What you should do -
Set down all of the data exactly as it appears.

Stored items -
----

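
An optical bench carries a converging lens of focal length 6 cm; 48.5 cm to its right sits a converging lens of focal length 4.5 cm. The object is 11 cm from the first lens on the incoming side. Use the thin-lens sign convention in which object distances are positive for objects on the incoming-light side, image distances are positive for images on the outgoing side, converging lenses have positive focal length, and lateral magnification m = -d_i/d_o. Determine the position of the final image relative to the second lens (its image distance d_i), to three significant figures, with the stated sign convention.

5.16 cm

Lens 1: 1/d_i1 = 1/f_1 - 1/d_o1 = 1/6 - 1/11 = 0.07576 cm^-1, so d_i1 = 13.200 cm.
Object distance for lens 2: d_o2 = 48.5 - 13.200 = 35.300 cm.
Lens 2: 1/d_i2 = 1/f_2 - 1/d_o2 = 1/4.5 - 1/(35.300) = 0.19389 cm^-1, so d_i2 = 5.157 cm.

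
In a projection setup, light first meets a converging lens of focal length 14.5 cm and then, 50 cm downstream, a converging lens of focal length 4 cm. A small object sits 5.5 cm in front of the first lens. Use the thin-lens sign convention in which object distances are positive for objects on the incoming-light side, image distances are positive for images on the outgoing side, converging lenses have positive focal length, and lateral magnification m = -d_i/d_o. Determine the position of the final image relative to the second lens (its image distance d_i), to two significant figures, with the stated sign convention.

4.3 cm

Applying the thin-lens equation to the first lens, 1/14.5 = 1/5.5 + 1/d_i1, which gives d_i1 = -8.861 cm.
The intermediate image is virtual, 8.861 cm to the left of lens 1, so d_o2 = L - d_i1 = 50 - (-8.861) = 58.861 cm.
Applying the thin-lens equation again with f_2 = 4 cm and d_o2 = 58.861 cm gives d_i2 = 4.292 cm.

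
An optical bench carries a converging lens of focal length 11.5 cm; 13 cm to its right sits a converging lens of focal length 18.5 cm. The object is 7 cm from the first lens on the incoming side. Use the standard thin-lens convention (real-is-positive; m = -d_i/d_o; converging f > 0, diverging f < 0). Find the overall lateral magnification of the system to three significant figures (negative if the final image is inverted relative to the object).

-3.82

First lens: d_i1 = 1/(1/11.5 - 1/7) = -17.889 cm.
m_1 = -(-17.889)/7 = 2.5556.
With d_i1 < 0 the first image is virtual and lies on the object side; the object distance for lens 2 is d_o2 = 13 - (-17.889) = 30.889 cm.
Second lens: d_i2 = 1/(1/18.5 - 1/(30.889)) = 46.126 cm.
m_2 = -(46.126)/(30.889) = -1.4933.
Overall magnification: m = m_1 m_2 = -3.8161.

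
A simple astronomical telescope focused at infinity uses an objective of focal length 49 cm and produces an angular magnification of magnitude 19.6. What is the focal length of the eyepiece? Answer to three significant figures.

|M| = f_obj/f_eye, so f_eye = f_obj/|M| = 49/19.6 = 2.500 cm.

2.50 cm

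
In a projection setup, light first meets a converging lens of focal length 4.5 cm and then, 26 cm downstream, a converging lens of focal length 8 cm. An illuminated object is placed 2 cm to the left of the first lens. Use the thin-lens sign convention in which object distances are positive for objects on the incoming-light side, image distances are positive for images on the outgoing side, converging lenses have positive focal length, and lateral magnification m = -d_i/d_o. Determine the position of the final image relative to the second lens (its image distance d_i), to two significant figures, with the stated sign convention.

First lens: d_i1 = 1/(1/4.5 - 1/2) = -3.600 cm.
With d_i1 < 0 the first image is virtual and lies on the object side; the object distance for lens 2 is d_o2 = 26 - (-3.600) = 29.600 cm.
Second lens: d_i2 = 1/(1/8 - 1/(29.600)) = 10.963 cm.

11 cm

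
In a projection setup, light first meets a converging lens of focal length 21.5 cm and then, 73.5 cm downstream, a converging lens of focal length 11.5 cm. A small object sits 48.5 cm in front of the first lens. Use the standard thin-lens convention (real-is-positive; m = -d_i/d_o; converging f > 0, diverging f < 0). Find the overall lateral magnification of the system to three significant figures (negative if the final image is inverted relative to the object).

0.392

Lens 1: 1/d_i1 = 1/f_1 - 1/d_o1 = 1/21.5 - 1/48.5 = 0.02589 cm^-1, so d_i1 = 38.620 cm.
m_1 = -(38.620)/48.5 = -0.7963.
The intermediate image is 38.620 cm to the right of lens 1, so d_o2 = L - d_i1 = 73.5 - 38.620 = 34.880 cm.
Lens 2: 1/d_i2 = 1/f_2 - 1/d_o2 = 1/11.5 - 1/(34.880) = 0.05829 cm^-1, so d_i2 = 17.157 cm.
m_2 = -(17.157)/(34.880) = -0.4919.
The system's lateral magnification is m_1 m_2 = (-0.7963)(-0.4919) = 0.3917.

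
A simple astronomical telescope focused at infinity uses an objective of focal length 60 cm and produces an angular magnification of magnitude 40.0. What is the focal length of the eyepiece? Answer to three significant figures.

|M| = f_obj/f_eye, so f_eye = f_obj/|M| = 60/40.0 = 1.500 cm.

1.50 cm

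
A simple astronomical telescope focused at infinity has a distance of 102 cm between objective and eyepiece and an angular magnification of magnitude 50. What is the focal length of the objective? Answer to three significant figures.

In normal adjustment the tube length equals f_obj + f_eye and |M| = f_obj/f_eye.
So f_obj = 50 f_eye and 50 f_eye + f_eye = 102 cm, giving f_eye = 102/51 = 2.000 cm and f_obj = 100.000 cm.

100 cm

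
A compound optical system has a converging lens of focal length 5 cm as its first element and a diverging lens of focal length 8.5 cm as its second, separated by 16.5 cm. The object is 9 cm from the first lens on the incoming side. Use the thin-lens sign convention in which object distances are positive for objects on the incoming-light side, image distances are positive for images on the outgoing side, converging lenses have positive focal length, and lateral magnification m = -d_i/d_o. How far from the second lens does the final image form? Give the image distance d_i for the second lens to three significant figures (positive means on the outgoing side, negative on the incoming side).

First lens: d_i1 = 1/(1/5 - 1/9) = 11.250 cm.
That image sits 5.250 cm in front of the second lens, so d_o2 = 5.250 cm.
Second lens: d_i2 = 1/(1/(-8.5) - 1/(5.250)) = -3.245 cm.

-3.25 cm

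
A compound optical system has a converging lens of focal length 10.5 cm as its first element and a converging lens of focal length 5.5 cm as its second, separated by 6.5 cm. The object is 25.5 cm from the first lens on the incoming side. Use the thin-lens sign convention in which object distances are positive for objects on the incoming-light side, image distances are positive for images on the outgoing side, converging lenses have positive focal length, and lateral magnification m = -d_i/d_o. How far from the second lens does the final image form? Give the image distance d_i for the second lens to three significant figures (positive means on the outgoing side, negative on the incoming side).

Applying the thin-lens equation to the first lens, 1/10.5 = 1/25.5 + 1/d_i1, which gives d_i1 = 17.850 cm.
Since 17.850 cm > 6.5 cm, the first image lies past the second lens and serves as a virtual object: d_o2 = L - d_i1 = -11.350 cm.
Applying the thin-lens equation again with f_2 = 5.5 cm and d_o2 = -11.350 cm gives d_i2 = 3.705 cm.

3.70 cm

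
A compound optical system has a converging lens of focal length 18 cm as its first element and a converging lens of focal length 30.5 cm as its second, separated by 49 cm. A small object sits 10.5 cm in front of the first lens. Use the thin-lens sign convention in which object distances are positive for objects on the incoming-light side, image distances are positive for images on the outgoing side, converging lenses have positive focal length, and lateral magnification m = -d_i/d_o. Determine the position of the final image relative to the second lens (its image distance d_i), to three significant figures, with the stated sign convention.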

----

Response to this exercise -
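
An optical bench carries a converging lens of focal length 6 cm; 48.5 cm to its right sits a converging lens of focal length 4.5 cm. The object is 11 cm from the first lens on the incoming side. Use the thin-lens sign convention in which object distances are positive for objects on the incoming-light side, image distances are positive for images on the outgoing side, converging lenses have positive focal length, and lateral magnification m = -d_i/d_o. Determine the position of the final image relative to the second lens (its image distance d_i), to three significant figures, with the stated sign convention.

5.16 cm

Lens 1: 1/d_i1 = 1/f_1 - 1/d_o1 = 1/6 - 1/11 = 0.07576 cm^-1, so d_i1 = 13.200 cm.
Object distance for lens 2: d_o2 = 48.5 - 13.200 = 35.300 cm.
Lens 2: 1/d_i2 = 1/f_2 - 1/d_o2 = 1/4.5 - 1/(35.300) = 0.19389 cm^-1, so d_i2 = 5.157 cm.

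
In a projection setup, light first meets a converging lens of focal length 14.5 cm and then, 50 cm downstream, a converging lens of focal length 4 cm. A small object sits 5.5 cm in front of the first lens. Use the thin-lens sign convention in which object distances are positive for objects on the incoming-light side, image distances are positive for images on the outgoing side, converging lenses have positive focal length, and lateral magnification m = -d_i/d_o. Determine the position of the final image relative to the second lens (its image distance d_i), to two significant figures, with the stated sign convention.

4.3 cm

Applying the thin-lens equation to the first lens, 1/14.5 = 1/5.5 + 1/d_i1, which gives d_i1 = -8.861 cm.
The intermediate image is virtual, 8.861 cm to the left of lens 1, so d_o2 = L - d_i1 = 50 - (-8.861) = 58.861 cm.
Applying the thin-lens equation again with f_2 = 4 cm and d_o2 = 58.861 cm gives d_i2 = 4.292 cm.

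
An optical bench carries a converging lens of focal length 11.5 cm; 13 cm to its right sits a converging lens of focal length 18.5 cm. The object is 7 cm from the first lens on the incoming side. Use the standard thin-lens convention (real-is-positive; m = -d_i/d_o; converging f > 0, diverging f < 0). Find the overall lateral magnification of the system to three significant figures (negative if the final image is inverted relative to the object).

-3.82

First lens: d_i1 = 1/(1/11.5 - 1/7) = -17.889 cm.
m_1 = -(-17.889)/7 = 2.5556.
With d_i1 < 0 the first image is virtual and lies on the object side; the object distance for lens 2 is d_o2 = 13 - (-17.889) = 30.889 cm.
Second lens: d_i2 = 1/(1/18.5 - 1/(30.889)) = 46.126 cm.
m_2 = -(46.126)/(30.889) = -1.4933.
Overall magnification: m = m_1 m_2 = -3.8161.

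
A simple astronomical telescope focused at infinity uses an objective of focal length 49 cm and produces an angular magnification of magnitude 19.6. What is the focal length of the eyepiece? Answer to three significant figures.

|M| = f_obj/f_eye, so f_eye = f_obj/|M| = 49/19.6 = 2.500 cm.

2.50 cm

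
In a projection setup, light first meets a converging lens of focal length 4.5 cm and then, 26 cm downstream, a converging lens of focal length 8 cm. An illuminated object is placed 2 cm to the left of the first lens. Use the thin-lens sign convention in which object distances are positive for objects on the incoming-light side, image distances are positive for images on the outgoing side, converging lenses have positive focal length, and lateral magnification m = -d_i/d_o. Determine the position of the final image relative to the second lens (its image distance d_i), to two significant figures, with the stated sign convention.

First lens: d_i1 = 1/(1/4.5 - 1/2) = -3.600 cm.
With d_i1 < 0 the first image is virtual and lies on the object side; the object distance for lens 2 is d_o2 = 26 - (-3.600) = 29.600 cm.
Second lens: d_i2 = 1/(1/8 - 1/(29.600)) = 10.963 cm.

11 cm

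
In a projection setup, light first meets a converging lens of focal length 21.5 cm and then, 73.5 cm downstream, a converging lens of focal length 11.5 cm. A small object sits 48.5 cm in front of the first lens. Use the standard thin-lens convention (real-is-positive; m = -d_i/d_o; converging f > 0, diverging f < 0). Find the overall lateral magnification of the system to three significant figures (negative if the final image is inverted relative to the object).

0.392

Lens 1: 1/d_i1 = 1/f_1 - 1/d_o1 = 1/21.5 - 1/48.5 = 0.02589 cm^-1, so d_i1 = 38.620 cm.
m_1 = -(38.620)/48.5 = -0.7963.
The intermediate image is 38.620 cm to the right of lens 1, so d_o2 = L - d_i1 = 73.5 - 38.620 = 34.880 cm.
Lens 2: 1/d_i2 = 1/f_2 - 1/d_o2 = 1/11.5 - 1/(34.880) = 0.05829 cm^-1, so d_i2 = 17.157 cm.
m_2 = -(17.157)/(34.880) = -0.4919.
The system's lateral magnification is m_1 m_2 = (-0.7963)(-0.4919) = 0.3917.

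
A simple astronomical telescope focused at infinity uses an objective of focal length 60 cm and produces an angular magnification of magnitude 40.0. What is the focal length of the eyepiece? Answer to three significant figures.

|M| = f_obj/f_eye, so f_eye = f_obj/|M| = 60/40.0 = 1.500 cm.

1.50 cm

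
A simple astronomical telescope focused at infinity has a distance of 102 cm between objective and eyepiece and an angular magnification of magnitude 50. What is the focal length of the objective? Answer to three significant figures.

In normal adjustment the tube length equals f_obj + f_eye and |M| = f_obj/f_eye.
So f_obj = 50 f_eye and 50 f_eye + f_eye = 102 cm, giving f_eye = 102/51 = 2.000 cm and f_obj = 100.000 cm.

100 cm

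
A compound optical system has a converging lens of focal length 5 cm as its first element and a diverging lens of focal length 8.5 cm as its second, separated by 16.5 cm. The object is 9 cm from the first lens on the incoming side. Use the thin-lens sign convention in which object distances are positive for objects on the incoming-light side, image distances are positive for images on the outgoing side, converging lenses have positive focal length, and lateral magnification m = -d_i/d_o. How far from the second lens does the final image form? Give the image distance d_i for the second lens to three significant figures (positive means on the outgoing side, negative on the incoming side).

First lens: d_i1 = 1/(1/5 - 1/9) = 11.250 cm.
That image sits 5.250 cm in front of the second lens, so d_o2 = 5.250 cm.
Second lens: d_i2 = 1/(1/(-8.5) - 1/(5.250)) = -3.245 cm.

-3.25 cm

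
A compound optical system has a converging lens of focal length 10.5 cm as its first element and a converging lens of focal length 5.5 cm as its second, separated by 6.5 cm. The object is 25.5 cm from the first lens on the incoming side. Use the thin-lens sign convention in which object distances are positive for objects on the incoming-light side, image distances are positive for images on the outgoing side, converging lenses have positive focal length, and lateral magnification m = -d_i/d_o. How far from the second lens does the final image form? Give the image distance d_i for the second lens to three significant figures (positive means on the outgoing side, negative on the incoming side).

Applying the thin-lens equation to the first lens, 1/10.5 = 1/25.5 + 1/d_i1, which gives d_i1 = 17.850 cm.
Since 17.850 cm > 6.5 cm, the first image lies past the second lens and serves as a virtual object: d_o2 = L - d_i1 = -11.350 cm.
Applying the thin-lens equation again with f_2 = 5.5 cm and d_o2 = -11.350 cm gives d_i2 = 3.705 cm.

3.70 cm

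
A compound optical system has a converging lens of focal length 18 cm as its first element and a converging lens of focal length 30.5 cm as its second, separated by 49 cm. A small object sits 10.5 cm in front of the first lens. Use the thin-lens sign convention in which object distances are positive for objects on the incoming-light side, image distances are positive for images on the outgoing side, converging lenses have positive focal length, and lateral magnification m = -d_i/d_o. Determine the position of the final image relative to the second lens (its image distance d_i), to three significant figures, with the stated sign convention.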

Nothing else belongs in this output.